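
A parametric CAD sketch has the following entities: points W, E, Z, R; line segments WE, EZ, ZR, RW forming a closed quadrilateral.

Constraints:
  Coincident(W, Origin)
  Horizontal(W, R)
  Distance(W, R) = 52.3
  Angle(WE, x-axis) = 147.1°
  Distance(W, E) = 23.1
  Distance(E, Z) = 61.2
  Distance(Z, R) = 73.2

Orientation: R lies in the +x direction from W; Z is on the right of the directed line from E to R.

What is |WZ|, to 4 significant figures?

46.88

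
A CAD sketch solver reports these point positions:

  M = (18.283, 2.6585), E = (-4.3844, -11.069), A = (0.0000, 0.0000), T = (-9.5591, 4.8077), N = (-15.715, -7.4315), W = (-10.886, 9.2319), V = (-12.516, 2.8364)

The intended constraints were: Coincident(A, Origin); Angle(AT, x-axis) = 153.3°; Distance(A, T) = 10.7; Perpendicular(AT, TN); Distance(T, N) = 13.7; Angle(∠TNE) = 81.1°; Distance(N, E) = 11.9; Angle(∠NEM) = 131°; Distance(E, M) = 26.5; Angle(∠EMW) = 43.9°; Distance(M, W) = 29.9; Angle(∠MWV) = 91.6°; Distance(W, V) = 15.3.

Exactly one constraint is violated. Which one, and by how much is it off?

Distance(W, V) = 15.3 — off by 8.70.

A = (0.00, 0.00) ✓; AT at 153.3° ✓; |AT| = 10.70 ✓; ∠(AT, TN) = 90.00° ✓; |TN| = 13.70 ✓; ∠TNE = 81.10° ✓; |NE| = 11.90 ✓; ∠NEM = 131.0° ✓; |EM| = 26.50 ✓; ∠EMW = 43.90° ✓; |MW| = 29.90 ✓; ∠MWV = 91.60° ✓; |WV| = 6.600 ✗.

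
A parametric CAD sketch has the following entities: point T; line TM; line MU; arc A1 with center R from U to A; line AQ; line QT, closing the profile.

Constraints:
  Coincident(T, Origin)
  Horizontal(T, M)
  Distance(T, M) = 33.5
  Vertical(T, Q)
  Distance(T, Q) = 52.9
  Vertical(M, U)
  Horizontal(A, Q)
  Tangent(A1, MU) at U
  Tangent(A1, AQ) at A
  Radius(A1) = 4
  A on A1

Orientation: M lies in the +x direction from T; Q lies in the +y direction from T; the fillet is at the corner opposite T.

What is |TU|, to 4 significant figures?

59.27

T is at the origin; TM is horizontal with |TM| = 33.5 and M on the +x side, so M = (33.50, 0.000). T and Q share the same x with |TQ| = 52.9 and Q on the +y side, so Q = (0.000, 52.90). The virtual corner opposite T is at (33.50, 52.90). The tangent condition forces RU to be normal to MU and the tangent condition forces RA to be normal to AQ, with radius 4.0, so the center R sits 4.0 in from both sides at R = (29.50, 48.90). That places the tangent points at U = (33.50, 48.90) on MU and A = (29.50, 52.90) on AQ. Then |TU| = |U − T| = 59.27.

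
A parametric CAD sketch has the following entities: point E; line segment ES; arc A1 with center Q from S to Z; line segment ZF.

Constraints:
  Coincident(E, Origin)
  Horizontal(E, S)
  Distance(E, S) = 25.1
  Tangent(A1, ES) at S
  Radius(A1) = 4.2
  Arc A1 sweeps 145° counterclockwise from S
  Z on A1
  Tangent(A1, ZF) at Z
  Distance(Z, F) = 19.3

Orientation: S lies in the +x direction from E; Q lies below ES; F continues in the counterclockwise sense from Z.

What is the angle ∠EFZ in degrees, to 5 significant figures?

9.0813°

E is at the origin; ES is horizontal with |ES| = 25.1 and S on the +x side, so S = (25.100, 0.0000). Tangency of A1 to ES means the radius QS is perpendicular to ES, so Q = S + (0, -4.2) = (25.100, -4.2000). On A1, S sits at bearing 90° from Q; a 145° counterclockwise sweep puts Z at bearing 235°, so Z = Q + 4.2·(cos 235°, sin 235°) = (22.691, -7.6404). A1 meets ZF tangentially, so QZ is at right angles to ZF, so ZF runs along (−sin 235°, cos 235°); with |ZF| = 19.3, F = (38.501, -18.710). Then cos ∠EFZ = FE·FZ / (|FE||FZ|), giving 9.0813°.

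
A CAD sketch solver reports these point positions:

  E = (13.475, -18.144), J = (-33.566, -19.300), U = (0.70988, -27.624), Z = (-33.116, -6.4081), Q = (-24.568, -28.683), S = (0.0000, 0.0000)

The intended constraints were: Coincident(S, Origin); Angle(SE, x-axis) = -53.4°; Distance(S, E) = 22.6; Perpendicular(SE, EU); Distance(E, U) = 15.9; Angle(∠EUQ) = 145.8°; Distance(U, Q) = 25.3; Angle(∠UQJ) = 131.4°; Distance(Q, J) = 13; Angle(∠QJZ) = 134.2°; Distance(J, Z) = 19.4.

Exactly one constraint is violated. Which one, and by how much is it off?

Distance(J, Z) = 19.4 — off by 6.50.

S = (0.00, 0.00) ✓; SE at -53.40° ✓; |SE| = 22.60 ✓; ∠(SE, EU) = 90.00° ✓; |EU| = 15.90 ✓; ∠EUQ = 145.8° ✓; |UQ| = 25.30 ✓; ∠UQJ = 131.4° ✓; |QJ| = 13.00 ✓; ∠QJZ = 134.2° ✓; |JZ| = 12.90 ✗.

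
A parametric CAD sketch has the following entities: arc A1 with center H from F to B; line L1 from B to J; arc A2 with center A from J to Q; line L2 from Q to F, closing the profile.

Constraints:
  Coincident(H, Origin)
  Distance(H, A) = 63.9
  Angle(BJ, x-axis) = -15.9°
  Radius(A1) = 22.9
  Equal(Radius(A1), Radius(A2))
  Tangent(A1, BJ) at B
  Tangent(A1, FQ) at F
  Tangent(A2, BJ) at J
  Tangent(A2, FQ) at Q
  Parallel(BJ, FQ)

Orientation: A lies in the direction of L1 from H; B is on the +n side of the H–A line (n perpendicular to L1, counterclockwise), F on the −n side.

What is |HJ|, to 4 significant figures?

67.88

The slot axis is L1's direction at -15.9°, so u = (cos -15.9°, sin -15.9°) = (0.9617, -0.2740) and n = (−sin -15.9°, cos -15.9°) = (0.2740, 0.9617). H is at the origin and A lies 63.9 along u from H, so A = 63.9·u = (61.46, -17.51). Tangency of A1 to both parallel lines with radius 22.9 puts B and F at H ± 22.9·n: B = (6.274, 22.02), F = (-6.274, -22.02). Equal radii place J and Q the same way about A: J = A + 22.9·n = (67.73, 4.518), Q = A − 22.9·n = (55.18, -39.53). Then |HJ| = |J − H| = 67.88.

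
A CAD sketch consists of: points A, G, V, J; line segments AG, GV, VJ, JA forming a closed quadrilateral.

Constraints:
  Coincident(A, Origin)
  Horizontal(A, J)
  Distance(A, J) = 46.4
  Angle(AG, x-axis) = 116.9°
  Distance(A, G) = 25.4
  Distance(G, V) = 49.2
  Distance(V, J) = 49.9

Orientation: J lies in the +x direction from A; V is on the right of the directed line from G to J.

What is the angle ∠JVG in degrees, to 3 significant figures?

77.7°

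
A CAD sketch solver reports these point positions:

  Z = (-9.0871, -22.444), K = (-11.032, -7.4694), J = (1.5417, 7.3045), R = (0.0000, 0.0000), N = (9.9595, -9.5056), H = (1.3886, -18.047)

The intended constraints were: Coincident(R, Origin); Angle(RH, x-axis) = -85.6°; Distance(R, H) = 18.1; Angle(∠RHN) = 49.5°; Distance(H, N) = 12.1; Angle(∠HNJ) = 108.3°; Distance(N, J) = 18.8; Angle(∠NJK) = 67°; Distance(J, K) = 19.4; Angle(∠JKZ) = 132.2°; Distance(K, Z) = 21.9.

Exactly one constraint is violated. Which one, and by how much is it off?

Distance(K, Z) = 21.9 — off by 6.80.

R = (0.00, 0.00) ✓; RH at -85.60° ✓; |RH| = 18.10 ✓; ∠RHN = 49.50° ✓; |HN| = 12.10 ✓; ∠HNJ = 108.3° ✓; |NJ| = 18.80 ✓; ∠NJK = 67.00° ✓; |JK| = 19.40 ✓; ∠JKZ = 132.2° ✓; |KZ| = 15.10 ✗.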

-.-.-

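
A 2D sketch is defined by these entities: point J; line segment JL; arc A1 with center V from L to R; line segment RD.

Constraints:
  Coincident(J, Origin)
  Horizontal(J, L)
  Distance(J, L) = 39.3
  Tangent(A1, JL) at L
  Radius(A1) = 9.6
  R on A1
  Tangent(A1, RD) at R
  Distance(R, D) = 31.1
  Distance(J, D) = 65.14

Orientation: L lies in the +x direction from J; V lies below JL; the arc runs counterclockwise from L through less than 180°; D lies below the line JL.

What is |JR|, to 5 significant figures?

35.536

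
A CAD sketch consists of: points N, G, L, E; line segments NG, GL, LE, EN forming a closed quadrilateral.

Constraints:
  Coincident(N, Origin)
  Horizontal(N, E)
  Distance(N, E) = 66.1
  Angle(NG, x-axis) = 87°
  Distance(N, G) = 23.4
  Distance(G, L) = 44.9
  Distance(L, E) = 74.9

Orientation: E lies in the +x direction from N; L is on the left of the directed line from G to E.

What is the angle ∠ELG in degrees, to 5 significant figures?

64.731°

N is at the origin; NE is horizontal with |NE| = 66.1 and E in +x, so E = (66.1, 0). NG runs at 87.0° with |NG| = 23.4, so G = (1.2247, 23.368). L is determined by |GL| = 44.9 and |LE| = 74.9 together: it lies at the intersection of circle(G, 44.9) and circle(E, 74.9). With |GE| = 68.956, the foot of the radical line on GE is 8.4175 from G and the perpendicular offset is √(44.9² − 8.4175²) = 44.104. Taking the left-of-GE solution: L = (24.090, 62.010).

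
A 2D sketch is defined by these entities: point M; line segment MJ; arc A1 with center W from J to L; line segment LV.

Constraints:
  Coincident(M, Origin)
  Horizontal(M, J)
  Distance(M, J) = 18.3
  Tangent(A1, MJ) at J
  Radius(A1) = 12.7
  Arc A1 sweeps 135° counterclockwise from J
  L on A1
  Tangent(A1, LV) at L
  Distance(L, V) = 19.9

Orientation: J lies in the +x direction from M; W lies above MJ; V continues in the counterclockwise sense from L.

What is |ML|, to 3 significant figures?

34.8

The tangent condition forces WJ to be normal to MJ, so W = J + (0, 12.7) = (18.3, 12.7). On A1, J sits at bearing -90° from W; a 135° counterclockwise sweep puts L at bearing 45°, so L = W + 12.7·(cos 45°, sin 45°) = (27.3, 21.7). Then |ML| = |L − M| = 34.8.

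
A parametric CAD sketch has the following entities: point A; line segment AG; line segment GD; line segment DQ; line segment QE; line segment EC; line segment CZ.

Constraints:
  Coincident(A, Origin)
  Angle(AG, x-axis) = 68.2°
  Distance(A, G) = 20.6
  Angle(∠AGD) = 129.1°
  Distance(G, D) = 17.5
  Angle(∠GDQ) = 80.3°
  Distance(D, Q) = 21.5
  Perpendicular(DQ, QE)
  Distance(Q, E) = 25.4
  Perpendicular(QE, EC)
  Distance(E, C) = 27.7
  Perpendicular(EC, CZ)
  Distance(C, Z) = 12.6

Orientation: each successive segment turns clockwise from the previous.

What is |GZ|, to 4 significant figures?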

-.-.-

### TASK DIRECTIONS
Your answer should consist of the lines from the line with "Coincident(W, Origin)" to the line with "The intended constraints were: Coincident(A, Origin);" above, repeated exactly, both ends included.

### YOUR SOLUTION
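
  Coincident(W, Origin)
  Horizontal(W, R)
  Distance(W, R) = 52.3
  Angle(WE, x-axis) = 147.1°
  Distance(W, E) = 23.1
  Distance(E, Z) = 61.2
  Distance(Z, R) = 73.2

Orientation: R lies in the +x direction from W; Z is on the right of the directed line from E to R.

What is |WZ|, to 4 significant figures?

46.88

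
A CAD sketch solver reports these point positions:

  M = (18.283, 2.6585), E = (-4.3844, -11.069), A = (0.0000, 0.0000), T = (-9.5591, 4.8077), N = (-15.715, -7.4315), W = (-10.886, 9.2319), V = (-12.516, 2.8364)

The intended constraints were: Coincident(A, Origin); Angle(AT, x-axis) = 153.3°; Distance(A, T) = 10.7; Perpendicular(AT, TN); Distance(T, N) = 13.7; Angle(∠TNE) = 81.1°; Distance(N, E) = 11.9; Angle(∠NEM) = 131°; Distance(E, M) = 26.5; Angle(∠EMW) = 43.9°; Distance(M, W) = 29.9; Angle(∠MWV) = 91.6°; Distance(W, V) = 15.3.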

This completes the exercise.